> _DATA SUPPLIED_:
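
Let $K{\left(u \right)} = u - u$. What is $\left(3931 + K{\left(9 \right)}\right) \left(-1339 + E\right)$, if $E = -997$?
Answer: $-9182816$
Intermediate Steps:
$K{\left(u \right)} = 0$
$\left(3931 + K{\left(9 \right)}\right) \left(-1339 + E\right) = \left(3931 + 0\right) \left(-1339 - 997\right) = 3931 \left(-2336\right) = -9182816$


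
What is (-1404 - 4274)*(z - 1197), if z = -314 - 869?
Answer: 13513640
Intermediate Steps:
z = -1183
(-1404 - 4274)*(z - 1197) = (-1404 - 4274)*(-1183 - 1197) = -5678*(-2380) = 13513640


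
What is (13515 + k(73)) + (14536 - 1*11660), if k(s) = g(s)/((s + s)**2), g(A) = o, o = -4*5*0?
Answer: 16391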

> _GOAL OF THE EXERCISE_:
Show, from the listing above, every line holding the word "What".

> _EXERCISE ANSWER_:
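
Let $K{\left(u \right)} = u - u$. What is $\left(3931 + K{\left(9 \right)}\right) \left(-1339 + E\right)$, if $E = -997$?
What is (-1404 - 4274)*(z - 1197), if z = -314 - 869?
What is (13515 + k(73)) + (14536 - 1*11660), if k(s) = g(s)/((s + s)**2), g(A) = o, o = -4*5*0?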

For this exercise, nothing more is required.